§ **Given records**:
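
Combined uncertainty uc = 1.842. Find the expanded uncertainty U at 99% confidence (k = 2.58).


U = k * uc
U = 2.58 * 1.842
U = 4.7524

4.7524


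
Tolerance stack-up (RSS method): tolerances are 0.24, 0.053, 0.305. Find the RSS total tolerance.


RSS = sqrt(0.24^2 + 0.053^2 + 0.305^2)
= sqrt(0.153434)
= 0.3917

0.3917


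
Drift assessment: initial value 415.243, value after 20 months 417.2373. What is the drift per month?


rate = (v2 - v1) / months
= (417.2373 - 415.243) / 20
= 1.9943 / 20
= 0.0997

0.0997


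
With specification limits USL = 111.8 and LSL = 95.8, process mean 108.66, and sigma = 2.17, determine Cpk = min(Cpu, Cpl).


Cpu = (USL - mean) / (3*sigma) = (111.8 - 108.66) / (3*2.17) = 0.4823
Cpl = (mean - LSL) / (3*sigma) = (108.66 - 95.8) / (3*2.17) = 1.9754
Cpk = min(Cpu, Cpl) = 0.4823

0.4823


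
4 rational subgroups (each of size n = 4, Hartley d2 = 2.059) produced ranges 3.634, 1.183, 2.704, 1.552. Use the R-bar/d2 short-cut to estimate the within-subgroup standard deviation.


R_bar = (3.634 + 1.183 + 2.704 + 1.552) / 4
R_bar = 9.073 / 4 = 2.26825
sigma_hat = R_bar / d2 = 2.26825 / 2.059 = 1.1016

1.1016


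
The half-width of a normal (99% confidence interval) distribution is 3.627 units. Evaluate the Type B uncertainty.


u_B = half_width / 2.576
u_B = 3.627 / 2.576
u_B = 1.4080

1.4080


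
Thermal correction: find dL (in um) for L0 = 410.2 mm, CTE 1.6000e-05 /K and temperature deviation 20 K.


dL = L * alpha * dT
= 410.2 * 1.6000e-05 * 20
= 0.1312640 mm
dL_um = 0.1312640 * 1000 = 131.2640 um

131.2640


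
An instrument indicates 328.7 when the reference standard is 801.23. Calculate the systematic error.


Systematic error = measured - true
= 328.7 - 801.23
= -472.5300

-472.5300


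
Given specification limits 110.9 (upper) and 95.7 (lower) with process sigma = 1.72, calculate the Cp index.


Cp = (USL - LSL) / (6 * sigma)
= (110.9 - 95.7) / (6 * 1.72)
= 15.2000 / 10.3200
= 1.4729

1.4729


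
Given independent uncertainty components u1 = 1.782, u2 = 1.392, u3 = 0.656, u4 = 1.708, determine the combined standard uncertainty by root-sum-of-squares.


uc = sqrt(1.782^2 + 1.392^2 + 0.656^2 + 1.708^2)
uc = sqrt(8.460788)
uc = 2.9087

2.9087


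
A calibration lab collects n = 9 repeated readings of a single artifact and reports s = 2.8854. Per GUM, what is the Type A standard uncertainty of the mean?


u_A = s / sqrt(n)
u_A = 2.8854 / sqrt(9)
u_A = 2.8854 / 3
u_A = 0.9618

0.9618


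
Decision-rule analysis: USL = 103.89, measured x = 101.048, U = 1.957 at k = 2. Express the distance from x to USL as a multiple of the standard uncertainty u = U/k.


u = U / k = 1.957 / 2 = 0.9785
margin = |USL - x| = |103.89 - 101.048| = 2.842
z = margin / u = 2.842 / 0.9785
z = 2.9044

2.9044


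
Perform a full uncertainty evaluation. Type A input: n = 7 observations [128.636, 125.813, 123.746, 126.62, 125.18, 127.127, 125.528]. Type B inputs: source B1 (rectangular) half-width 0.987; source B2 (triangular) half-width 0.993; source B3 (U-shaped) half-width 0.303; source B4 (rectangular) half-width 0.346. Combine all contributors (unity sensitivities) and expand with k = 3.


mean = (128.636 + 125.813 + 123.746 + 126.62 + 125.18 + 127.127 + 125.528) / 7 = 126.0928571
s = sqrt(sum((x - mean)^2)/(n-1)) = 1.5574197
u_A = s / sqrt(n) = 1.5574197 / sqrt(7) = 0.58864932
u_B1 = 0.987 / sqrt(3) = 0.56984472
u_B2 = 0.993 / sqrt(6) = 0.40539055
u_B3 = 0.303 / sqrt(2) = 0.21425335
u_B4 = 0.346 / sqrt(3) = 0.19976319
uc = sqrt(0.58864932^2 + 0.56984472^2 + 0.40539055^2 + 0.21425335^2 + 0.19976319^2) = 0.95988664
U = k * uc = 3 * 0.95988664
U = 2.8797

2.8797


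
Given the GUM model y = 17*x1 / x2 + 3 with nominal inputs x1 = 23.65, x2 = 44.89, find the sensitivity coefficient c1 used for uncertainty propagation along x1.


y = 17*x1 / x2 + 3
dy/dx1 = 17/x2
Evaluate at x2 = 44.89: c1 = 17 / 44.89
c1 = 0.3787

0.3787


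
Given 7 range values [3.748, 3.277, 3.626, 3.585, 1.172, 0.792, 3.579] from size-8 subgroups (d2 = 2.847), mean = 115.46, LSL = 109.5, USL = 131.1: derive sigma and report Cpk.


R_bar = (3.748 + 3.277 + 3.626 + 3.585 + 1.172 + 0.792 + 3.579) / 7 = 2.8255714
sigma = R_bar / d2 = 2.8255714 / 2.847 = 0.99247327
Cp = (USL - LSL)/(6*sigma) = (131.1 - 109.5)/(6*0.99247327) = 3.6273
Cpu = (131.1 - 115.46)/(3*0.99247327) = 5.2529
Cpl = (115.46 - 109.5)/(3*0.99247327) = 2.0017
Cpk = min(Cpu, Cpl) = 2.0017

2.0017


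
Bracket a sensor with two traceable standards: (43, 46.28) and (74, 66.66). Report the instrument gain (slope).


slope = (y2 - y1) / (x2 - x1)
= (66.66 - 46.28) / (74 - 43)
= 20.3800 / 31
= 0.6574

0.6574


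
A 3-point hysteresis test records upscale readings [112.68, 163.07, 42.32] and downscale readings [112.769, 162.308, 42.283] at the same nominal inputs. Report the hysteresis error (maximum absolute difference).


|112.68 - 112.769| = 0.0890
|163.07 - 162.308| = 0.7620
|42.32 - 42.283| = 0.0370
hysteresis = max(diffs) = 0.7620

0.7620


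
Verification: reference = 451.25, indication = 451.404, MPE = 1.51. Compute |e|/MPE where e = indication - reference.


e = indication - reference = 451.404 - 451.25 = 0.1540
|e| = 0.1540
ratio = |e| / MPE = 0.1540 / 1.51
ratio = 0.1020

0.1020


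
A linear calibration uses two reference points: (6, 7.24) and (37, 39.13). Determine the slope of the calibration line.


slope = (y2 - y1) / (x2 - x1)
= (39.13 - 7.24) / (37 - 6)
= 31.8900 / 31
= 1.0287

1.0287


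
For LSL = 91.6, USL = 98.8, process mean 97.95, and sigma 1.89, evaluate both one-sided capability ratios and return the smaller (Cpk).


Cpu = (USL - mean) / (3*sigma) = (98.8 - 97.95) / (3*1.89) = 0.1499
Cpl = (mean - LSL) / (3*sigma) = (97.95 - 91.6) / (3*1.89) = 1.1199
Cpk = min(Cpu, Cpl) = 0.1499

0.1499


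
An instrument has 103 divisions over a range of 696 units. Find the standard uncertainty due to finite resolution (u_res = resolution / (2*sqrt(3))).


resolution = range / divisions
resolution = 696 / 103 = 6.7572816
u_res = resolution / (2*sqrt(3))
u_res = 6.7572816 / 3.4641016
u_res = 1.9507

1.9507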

§ **Task goal**: Would you please output every record again, exactly?

§ **Written answer**:
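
Combined uncertainty uc = 1.842. Find the expanded uncertainty U at 99% confidence (k = 2.58).


U = k * uc
U = 2.58 * 1.842
U = 4.7524

4.7524


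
Tolerance stack-up (RSS method): tolerances are 0.24, 0.053, 0.305. Find the RSS total tolerance.


RSS = sqrt(0.24^2 + 0.053^2 + 0.305^2)
= sqrt(0.153434)
= 0.3917

0.3917


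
Drift assessment: initial value 415.243, value after 20 months 417.2373. What is the drift per month?


rate = (v2 - v1) / months
= (417.2373 - 415.243) / 20
= 1.9943 / 20
= 0.0997

0.0997


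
With specification limits USL = 111.8 and LSL = 95.8, process mean 108.66, and sigma = 2.17, determine Cpk = min(Cpu, Cpl).


Cpu = (USL - mean) / (3*sigma) = (111.8 - 108.66) / (3*2.17) = 0.4823
Cpl = (mean - LSL) / (3*sigma) = (108.66 - 95.8) / (3*2.17) = 1.9754
Cpk = min(Cpu, Cpl) = 0.4823

0.4823


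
4 rational subgroups (each of size n = 4, Hartley d2 = 2.059) produced ranges 3.634, 1.183, 2.704, 1.552. Use the R-bar/d2 short-cut to estimate the within-subgroup standard deviation.


R_bar = (3.634 + 1.183 + 2.704 + 1.552) / 4
R_bar = 9.073 / 4 = 2.26825
sigma_hat = R_bar / d2 = 2.26825 / 2.059 = 1.1016

1.1016


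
The half-width of a normal (99% confidence interval) distribution is 3.627 units. Evaluate the Type B uncertainty.


u_B = half_width / 2.576
u_B = 3.627 / 2.576
u_B = 1.4080

1.4080


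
Thermal correction: find dL (in um) for L0 = 410.2 mm, CTE 1.6000e-05 /K and temperature deviation 20 K.


dL = L * alpha * dT
= 410.2 * 1.6000e-05 * 20
= 0.1312640 mm
dL_um = 0.1312640 * 1000 = 131.2640 um

131.2640


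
An instrument indicates 328.7 when the reference standard is 801.23. Calculate the systematic error.


Systematic error = measured - true
= 328.7 - 801.23
= -472.5300

-472.5300


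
Given specification limits 110.9 (upper) and 95.7 (lower) with process sigma = 1.72, calculate the Cp index.


Cp = (USL - LSL) / (6 * sigma)
= (110.9 - 95.7) / (6 * 1.72)
= 15.2000 / 10.3200
= 1.4729

1.4729


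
Given independent uncertainty components u1 = 1.782, u2 = 1.392, u3 = 0.656, u4 = 1.708, determine the combined standard uncertainty by root-sum-of-squares.


uc = sqrt(1.782^2 + 1.392^2 + 0.656^2 + 1.708^2)
uc = sqrt(8.460788)
uc = 2.9087

2.9087


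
A calibration lab collects n = 9 repeated readings of a single artifact and reports s = 2.8854. Per GUM, what is the Type A standard uncertainty of the mean?


u_A = s / sqrt(n)
u_A = 2.8854 / sqrt(9)
u_A = 2.8854 / 3
u_A = 0.9618

0.9618


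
Decision-rule analysis: USL = 103.89, measured x = 101.048, U = 1.957 at k = 2. Express the distance from x to USL as a multiple of the standard uncertainty u = U/k.


u = U / k = 1.957 / 2 = 0.9785
margin = |USL - x| = |103.89 - 101.048| = 2.842
z = margin / u = 2.842 / 0.9785
z = 2.9044

2.9044


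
Perform a full uncertainty evaluation. Type A input: n = 7 observations [128.636, 125.813, 123.746, 126.62, 125.18, 127.127, 125.528]. Type B inputs: source B1 (rectangular) half-width 0.987; source B2 (triangular) half-width 0.993; source B3 (U-shaped) half-width 0.303; source B4 (rectangular) half-width 0.346. Combine all contributors (unity sensitivities) and expand with k = 3.


mean = (128.636 + 125.813 + 123.746 + 126.62 + 125.18 + 127.127 + 125.528) / 7 = 126.0928571
s = sqrt(sum((x - mean)^2)/(n-1)) = 1.5574197
u_A = s / sqrt(n) = 1.5574197 / sqrt(7) = 0.58864932
u_B1 = 0.987 / sqrt(3) = 0.56984472
u_B2 = 0.993 / sqrt(6) = 0.40539055
u_B3 = 0.303 / sqrt(2) = 0.21425335
u_B4 = 0.346 / sqrt(3) = 0.19976319
uc = sqrt(0.58864932^2 + 0.56984472^2 + 0.40539055^2 + 0.21425335^2 + 0.19976319^2) = 0.95988664
U = k * uc = 3 * 0.95988664
U = 2.8797

2.8797


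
Given the GUM model y = 17*x1 / x2 + 3 with nominal inputs x1 = 23.65, x2 = 44.89, find the sensitivity coefficient c1 used for uncertainty propagation along x1.


y = 17*x1 / x2 + 3
dy/dx1 = 17/x2
Evaluate at x2 = 44.89: c1 = 17 / 44.89
c1 = 0.3787

0.3787


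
Given 7 range values [3.748, 3.277, 3.626, 3.585, 1.172, 0.792, 3.579] from size-8 subgroups (d2 = 2.847), mean = 115.46, LSL = 109.5, USL = 131.1: derive sigma and report Cpk.


R_bar = (3.748 + 3.277 + 3.626 + 3.585 + 1.172 + 0.792 + 3.579) / 7 = 2.8255714
sigma = R_bar / d2 = 2.8255714 / 2.847 = 0.99247327
Cp = (USL - LSL)/(6*sigma) = (131.1 - 109.5)/(6*0.99247327) = 3.6273
Cpu = (131.1 - 115.46)/(3*0.99247327) = 5.2529
Cpl = (115.46 - 109.5)/(3*0.99247327) = 2.0017
Cpk = min(Cpu, Cpl) = 2.0017

2.0017


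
Bracket a sensor with two traceable standards: (43, 46.28) and (74, 66.66). Report the instrument gain (slope).


slope = (y2 - y1) / (x2 - x1)
= (66.66 - 46.28) / (74 - 43)
= 20.3800 / 31
= 0.6574

0.6574


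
A 3-point hysteresis test records upscale readings [112.68, 163.07, 42.32] and downscale readings [112.769, 162.308, 42.283] at the same nominal inputs. Report the hysteresis error (maximum absolute difference).


|112.68 - 112.769| = 0.0890
|163.07 - 162.308| = 0.7620
|42.32 - 42.283| = 0.0370
hysteresis = max(diffs) = 0.7620

0.7620


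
Verification: reference = 451.25, indication = 451.404, MPE = 1.51. Compute |e|/MPE where e = indication - reference.


e = indication - reference = 451.404 - 451.25 = 0.1540
|e| = 0.1540
ratio = |e| / MPE = 0.1540 / 1.51
ratio = 0.1020

0.1020


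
A linear calibration uses two reference points: (6, 7.24) and (37, 39.13). Determine the slope of the calibration line.


slope = (y2 - y1) / (x2 - x1)
= (39.13 - 7.24) / (37 - 6)
= 31.8900 / 31
= 1.0287

1.0287


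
For LSL = 91.6, USL = 98.8, process mean 97.95, and sigma 1.89, evaluate both one-sided capability ratios and return the smaller (Cpk).


Cpu = (USL - mean) / (3*sigma) = (98.8 - 97.95) / (3*1.89) = 0.1499
Cpl = (mean - LSL) / (3*sigma) = (97.95 - 91.6) / (3*1.89) = 1.1199
Cpk = min(Cpu, Cpl) = 0.1499

0.1499


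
An instrument has 103 divisions over a range of 696 units. Find the standard uncertainty due to finite resolution (u_res = resolution / (2*sqrt(3))).


resolution = range / divisions
resolution = 696 / 103 = 6.7572816
u_res = resolution / (2*sqrt(3))
u_res = 6.7572816 / 3.4641016
u_res = 1.9507

1.9507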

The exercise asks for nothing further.